(Collected data)
####

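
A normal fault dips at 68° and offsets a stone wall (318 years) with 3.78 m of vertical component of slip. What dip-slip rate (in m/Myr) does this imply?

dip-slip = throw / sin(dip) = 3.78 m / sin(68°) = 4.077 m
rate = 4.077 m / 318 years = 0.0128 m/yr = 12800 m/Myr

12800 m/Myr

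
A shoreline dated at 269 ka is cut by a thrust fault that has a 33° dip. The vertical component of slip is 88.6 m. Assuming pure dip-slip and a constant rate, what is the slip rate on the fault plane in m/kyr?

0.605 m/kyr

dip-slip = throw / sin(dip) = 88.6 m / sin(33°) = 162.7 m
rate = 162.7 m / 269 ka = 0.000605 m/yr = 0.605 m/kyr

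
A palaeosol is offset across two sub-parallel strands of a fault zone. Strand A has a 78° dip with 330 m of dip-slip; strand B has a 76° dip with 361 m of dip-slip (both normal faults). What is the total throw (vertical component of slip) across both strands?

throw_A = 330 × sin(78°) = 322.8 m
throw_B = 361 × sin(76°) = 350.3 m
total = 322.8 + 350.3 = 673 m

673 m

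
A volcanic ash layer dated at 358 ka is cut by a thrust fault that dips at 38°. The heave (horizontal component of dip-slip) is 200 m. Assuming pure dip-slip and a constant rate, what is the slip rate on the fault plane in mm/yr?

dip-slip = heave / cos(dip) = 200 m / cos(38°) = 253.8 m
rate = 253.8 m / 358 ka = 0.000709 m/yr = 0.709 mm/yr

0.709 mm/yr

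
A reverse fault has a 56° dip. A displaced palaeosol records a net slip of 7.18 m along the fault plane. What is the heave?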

####

__PROBLEM STATEMENT__:
All of the entries above need to be reproduced verbatim.

__OUTPUT FOR THIS EXERCISE__:
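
A normal fault dips at 68° and offsets a stone wall (318 years) with 3.78 m of vertical component of slip. What dip-slip rate (in m/Myr) does this imply?

dip-slip = throw / sin(dip) = 3.78 m / sin(68°) = 4.077 m
rate = 4.077 m / 318 years = 0.0128 m/yr = 12800 m/Myr

12800 m/Myr

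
A shoreline dated at 269 ka is cut by a thrust fault that has a 33° dip. The vertical component of slip is 88.6 m. Assuming pure dip-slip and a constant rate, what is the slip rate on the fault plane in m/kyr?

0.605 m/kyr

dip-slip = throw / sin(dip) = 88.6 m / sin(33°) = 162.7 m
rate = 162.7 m / 269 ka = 0.000605 m/yr = 0.605 m/kyr

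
A palaeosol is offset across two sub-parallel strands of a fault zone. Strand A has a 78° dip with 330 m of dip-slip; strand B has a 76° dip with 361 m of dip-slip (both normal faults). What is the total throw (vertical component of slip) across both strands?

throw_A = 330 × sin(78°) = 322.8 m
throw_B = 361 × sin(76°) = 350.3 m
total = 322.8 + 350.3 = 673 m

673 m

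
A volcanic ash layer dated at 358 ka is cut by a thrust fault that dips at 38°. The heave (horizontal component of dip-slip) is 200 m. Assuming pure dip-slip and a constant rate, what is the slip rate on the fault plane in mm/yr?

dip-slip = heave / cos(dip) = 200 m / cos(38°) = 253.8 m
rate = 253.8 m / 358 ka = 0.000709 m/yr = 0.709 mm/yr

0.709 mm/yr

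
A reverse fault has a 56° dip. A displaced palaeosol records a net slip of 7.18 m along the fault plane. What is the heave?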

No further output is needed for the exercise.